Write out the listing beneath this instruction in its entirety, exactly as it reads.

Start of Block

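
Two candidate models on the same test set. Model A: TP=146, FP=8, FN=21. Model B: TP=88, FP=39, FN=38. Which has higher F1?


Model A: P=146/154=0.9481, R=146/167=0.8743, F1=2PR/(P+R)=2TP/(2TP+FP+FN)=292/321=0.9097
Model B: P=88/127=0.6929, R=88/126=0.6984, F1=2PR/(P+R)=2TP/(2TP+FP+FN)=176/253=0.6957
0.9097 > 0.6957 → Model A

Model A


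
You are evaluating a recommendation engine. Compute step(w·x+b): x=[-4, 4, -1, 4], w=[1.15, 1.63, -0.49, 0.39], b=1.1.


z = (-4)·(1.15) + (4)·(1.63) + (-1)·(-0.49) + (4)·(0.39) + 1.1
  = 5.07
step(z) = 1 (z≥0)

1


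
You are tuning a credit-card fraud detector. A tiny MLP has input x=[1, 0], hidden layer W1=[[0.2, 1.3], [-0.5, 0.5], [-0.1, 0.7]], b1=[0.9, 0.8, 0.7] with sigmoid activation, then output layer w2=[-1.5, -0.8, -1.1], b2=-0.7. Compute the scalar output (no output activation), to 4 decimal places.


z1[0] = (0.2)·(1) + (1.3)·(0) + 0.9 = 1.1
z1[1] = (-0.5)·(1) + (0.5)·(0) + 0.8 = 0.3
z1[2] = (-0.1)·(1) + (0.7)·(0) + 0.7 = 0.6
h = sigmoid(z1) = [0.7503, 0.5744, 0.6457]
output = (-1.5)·(0.7503) + (-0.8)·(0.5744) + (-1.1)·(0.6457) - 0.7 = -2.9952

-2.9952


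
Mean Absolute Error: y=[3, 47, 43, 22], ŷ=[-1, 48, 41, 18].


Absolute errors: |3+ 1|=4, |47-48|=1, |43-41|=2, |22-18|=4
Sum = 11
MAE = 11/4 = 11/4

11/4


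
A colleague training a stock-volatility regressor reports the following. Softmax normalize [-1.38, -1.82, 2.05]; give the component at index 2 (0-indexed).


Exponentials: e^-1.38=0.2516, e^-1.82=0.162, e^2.05=7.7679
Sum = 8.1815
Softmax = [0.0307, 0.0198, 0.9494]
p[2] = 7.7679/8.1815 = 0.9494

0.9494


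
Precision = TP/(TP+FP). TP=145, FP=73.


Precision = TP/(TP+FP)
= 145/(145+73)
= 145/218 = 66.51%

66.51%


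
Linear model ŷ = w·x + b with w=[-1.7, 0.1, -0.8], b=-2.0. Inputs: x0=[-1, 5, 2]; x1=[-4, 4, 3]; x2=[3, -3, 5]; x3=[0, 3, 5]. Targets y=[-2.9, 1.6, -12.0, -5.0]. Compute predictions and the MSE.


ŷ0 = (-1.7)·(-1) + (0.1)·(5) + (-0.8)·(2) - 2.0 = -1.4
ŷ1 = (-1.7)·(-4) + (0.1)·(4) + (-0.8)·(3) - 2.0 = 2.8
ŷ2 = (-1.7)·(3) + (0.1)·(-3) + (-0.8)·(5) - 2.0 = -11.4
ŷ3 = (-1.7)·(0) + (0.1)·(3) + (-0.8)·(5) - 2.0 = -5.7
errors² = [2.25, 1.44, 0.36, 0.49]
MSE = 4.5400/4 = 1.135

1.135


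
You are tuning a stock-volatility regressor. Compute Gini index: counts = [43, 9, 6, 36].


Probabilities: [43/94, 9/94, 6/94, 36/94] ≈ [0.4574, 0.0957, 0.0638, 0.383]
Σpᵢ² = (1849 + 81 + 36 + 1296)/94² = 3262/8836
Gini = 1 - Σpᵢ² = 1 - 3262/8836 = 0.6308

0.6308


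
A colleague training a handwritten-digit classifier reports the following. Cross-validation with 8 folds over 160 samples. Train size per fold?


Fold size = 160/8 = 20
Training per fold = 160 - 20 = 140

140


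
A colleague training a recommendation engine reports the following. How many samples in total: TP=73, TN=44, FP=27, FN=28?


Total = TP + TN + FP + FN
= 73 + 44 + 27 + 28
= 172
(Predicted positive: 100, predicted negative: 72)

172


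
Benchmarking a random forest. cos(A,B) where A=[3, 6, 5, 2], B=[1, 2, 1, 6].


A·B = 3·1 + 6·2 + 5·1 + 2·6 = 32
‖A‖ = √74 = 8.6023, ‖B‖ = √42 = 6.4807
cos = 32/(√74·√42) = 32/√3108 = 0.574

0.574


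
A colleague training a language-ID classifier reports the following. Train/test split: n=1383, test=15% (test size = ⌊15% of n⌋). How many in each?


Test = ⌊1383·15/100⌋ = 207
Train = 1383 - 207 = 1176

Train: 1176, Test: 207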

End of Block

[Answer space]
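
Two candidate models on the same test set. Model A: TP=146, FP=8, FN=21. Model B: TP=88, FP=39, FN=38. Which has higher F1?


Model A: P=146/154=0.9481, R=146/167=0.8743, F1=2PR/(P+R)=2TP/(2TP+FP+FN)=292/321=0.9097
Model B: P=88/127=0.6929, R=88/126=0.6984, F1=2PR/(P+R)=2TP/(2TP+FP+FN)=176/253=0.6957
0.9097 > 0.6957 → Model A

Model A


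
You are evaluating a recommendation engine. Compute step(w·x+b): x=[-4, 4, -1, 4], w=[1.15, 1.63, -0.49, 0.39], b=1.1.


z = (-4)·(1.15) + (4)·(1.63) + (-1)·(-0.49) + (4)·(0.39) + 1.1
  = 5.07
step(z) = 1 (z≥0)

1


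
You are tuning a credit-card fraud detector. A tiny MLP has input x=[1, 0], hidden layer W1=[[0.2, 1.3], [-0.5, 0.5], [-0.1, 0.7]], b1=[0.9, 0.8, 0.7] with sigmoid activation, then output layer w2=[-1.5, -0.8, -1.1], b2=-0.7. Compute the scalar output (no output activation), to 4 decimal places.


z1[0] = (0.2)·(1) + (1.3)·(0) + 0.9 = 1.1
z1[1] = (-0.5)·(1) + (0.5)·(0) + 0.8 = 0.3
z1[2] = (-0.1)·(1) + (0.7)·(0) + 0.7 = 0.6
h = sigmoid(z1) = [0.7503, 0.5744, 0.6457]
output = (-1.5)·(0.7503) + (-0.8)·(0.5744) + (-1.1)·(0.6457) - 0.7 = -2.9952

-2.9952


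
Mean Absolute Error: y=[3, 47, 43, 22], ŷ=[-1, 48, 41, 18].


Absolute errors: |3+ 1|=4, |47-48|=1, |43-41|=2, |22-18|=4
Sum = 11
MAE = 11/4 = 11/4

11/4


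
A colleague training a stock-volatility regressor reports the following. Softmax normalize [-1.38, -1.82, 2.05]; give the component at index 2 (0-indexed).


Exponentials: e^-1.38=0.2516, e^-1.82=0.162, e^2.05=7.7679
Sum = 8.1815
Softmax = [0.0307, 0.0198, 0.9494]
p[2] = 7.7679/8.1815 = 0.9494

0.9494


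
Precision = TP/(TP+FP). TP=145, FP=73.


Precision = TP/(TP+FP)
= 145/(145+73)
= 145/218 = 66.51%

66.51%


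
Linear model ŷ = w·x + b with w=[-1.7, 0.1, -0.8], b=-2.0. Inputs: x0=[-1, 5, 2]; x1=[-4, 4, 3]; x2=[3, -3, 5]; x3=[0, 3, 5]. Targets y=[-2.9, 1.6, -12.0, -5.0]. Compute predictions and the MSE.


ŷ0 = (-1.7)·(-1) + (0.1)·(5) + (-0.8)·(2) - 2.0 = -1.4
ŷ1 = (-1.7)·(-4) + (0.1)·(4) + (-0.8)·(3) - 2.0 = 2.8
ŷ2 = (-1.7)·(3) + (0.1)·(-3) + (-0.8)·(5) - 2.0 = -11.4
ŷ3 = (-1.7)·(0) + (0.1)·(3) + (-0.8)·(5) - 2.0 = -5.7
errors² = [2.25, 1.44, 0.36, 0.49]
MSE = 4.5400/4 = 1.135

1.135


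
You are tuning a stock-volatility regressor. Compute Gini index: counts = [43, 9, 6, 36].


Probabilities: [43/94, 9/94, 6/94, 36/94] ≈ [0.4574, 0.0957, 0.0638, 0.383]
Σpᵢ² = (1849 + 81 + 36 + 1296)/94² = 3262/8836
Gini = 1 - Σpᵢ² = 1 - 3262/8836 = 0.6308

0.6308


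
A colleague training a handwritten-digit classifier reports the following. Cross-validation with 8 folds over 160 samples. Train size per fold?


Fold size = 160/8 = 20
Training per fold = 160 - 20 = 140

140


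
A colleague training a recommendation engine reports the following. How many samples in total: TP=73, TN=44, FP=27, FN=28?


Total = TP + TN + FP + FN
= 73 + 44 + 27 + 28
= 172
(Predicted positive: 100, predicted negative: 72)

172


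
Benchmarking a random forest. cos(A,B) where A=[3, 6, 5, 2], B=[1, 2, 1, 6].


A·B = 3·1 + 6·2 + 5·1 + 2·6 = 32
‖A‖ = √74 = 8.6023, ‖B‖ = √42 = 6.4807
cos = 32/(√74·√42) = 32/√3108 = 0.574

0.574


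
A colleague training a language-ID classifier reports the following. Train/test split: n=1383, test=15% (test size = ⌊15% of n⌋). How many in each?


Test = ⌊1383·15/100⌋ = 207
Train = 1383 - 207 = 1176

Train: 1176, Test: 207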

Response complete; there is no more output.